■ Task instructions: Retype every line below precisely as it appears.

■ Source material:

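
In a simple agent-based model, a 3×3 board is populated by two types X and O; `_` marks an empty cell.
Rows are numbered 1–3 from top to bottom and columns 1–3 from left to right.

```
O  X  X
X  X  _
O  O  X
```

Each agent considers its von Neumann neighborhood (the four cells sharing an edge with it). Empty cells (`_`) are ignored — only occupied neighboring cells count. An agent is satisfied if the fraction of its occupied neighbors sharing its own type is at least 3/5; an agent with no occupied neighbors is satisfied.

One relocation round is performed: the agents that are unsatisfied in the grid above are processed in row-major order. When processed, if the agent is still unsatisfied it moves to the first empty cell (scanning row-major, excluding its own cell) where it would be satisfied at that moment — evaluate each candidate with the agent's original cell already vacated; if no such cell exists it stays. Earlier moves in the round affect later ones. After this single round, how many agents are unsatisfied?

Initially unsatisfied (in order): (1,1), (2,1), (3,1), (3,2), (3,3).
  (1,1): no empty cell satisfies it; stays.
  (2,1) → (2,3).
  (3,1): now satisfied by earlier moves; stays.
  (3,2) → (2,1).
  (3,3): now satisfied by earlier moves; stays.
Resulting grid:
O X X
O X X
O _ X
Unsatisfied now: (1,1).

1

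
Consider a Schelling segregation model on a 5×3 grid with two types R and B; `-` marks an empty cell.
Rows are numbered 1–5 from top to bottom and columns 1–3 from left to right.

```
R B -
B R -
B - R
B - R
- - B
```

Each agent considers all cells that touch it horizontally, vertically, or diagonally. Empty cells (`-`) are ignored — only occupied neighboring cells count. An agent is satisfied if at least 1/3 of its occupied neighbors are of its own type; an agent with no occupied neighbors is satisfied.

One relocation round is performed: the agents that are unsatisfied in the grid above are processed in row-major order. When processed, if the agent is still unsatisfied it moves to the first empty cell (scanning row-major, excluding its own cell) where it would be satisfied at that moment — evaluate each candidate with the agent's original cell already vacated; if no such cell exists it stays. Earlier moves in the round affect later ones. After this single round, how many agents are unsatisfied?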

■ Solution to the exercise:
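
In a simple agent-based model, a 3×3 board is populated by two types X and O; `_` marks an empty cell.
Rows are numbered 1–3 from top to bottom and columns 1–3 from left to right.

```
O  X  X
X  X  _
O  O  X
```

Each agent considers its von Neumann neighborhood (the four cells sharing an edge with it). Empty cells (`_`) are ignored — only occupied neighboring cells count. An agent is satisfied if the fraction of its occupied neighbors sharing its own type is at least 3/5; an agent with no occupied neighbors is satisfied.

One relocation round is performed: the agents that are unsatisfied in the grid above are processed in row-major order. When processed, if the agent is still unsatisfied it moves to the first empty cell (scanning row-major, excluding its own cell) where it would be satisfied at that moment — evaluate each candidate with the agent's original cell already vacated; if no such cell exists it stays. Earlier moves in the round affect later ones. After this single round, how many agents are unsatisfied?

Initially unsatisfied (in order): (1,1), (2,1), (3,1), (3,2), (3,3).
  (1,1): no empty cell satisfies it; stays.
  (2,1) → (2,3).
  (3,1): now satisfied by earlier moves; stays.
  (3,2) → (2,1).
  (3,3): now satisfied by earlier moves; stays.
Resulting grid:
O X X
O X X
O _ X
Unsatisfied now: (1,1).

1

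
Consider a Schelling segregation model on a 5×3 grid with two types R and B; `-` marks an empty cell.
Rows are numbered 1–5 from top to bottom and columns 1–3 from left to right.

```
R B -
B R -
B - R
B - R
- - B
```

Each agent considers all cells that touch it horizontally, vertically, or diagonally. Empty cells (`-`) are ignored — only occupied neighboring cells count. An agent is satisfied if at least 1/3 of its occupied neighbors are of its own type; an agent with no occupied neighbors is satisfied.

One relocation round is performed: the agents that are unsatisfied in the grid above are processed in row-major order. When processed, if the agent is still unsatisfied it moves to the first empty cell (scanning row-major, excluding its own cell) where it would be satisfied at that moment — evaluate each candidate with the agent's original cell already vacated; if no such cell exists it stays. Earlier moves in the round affect later ones. After this single round, how many agents are unsatisfied?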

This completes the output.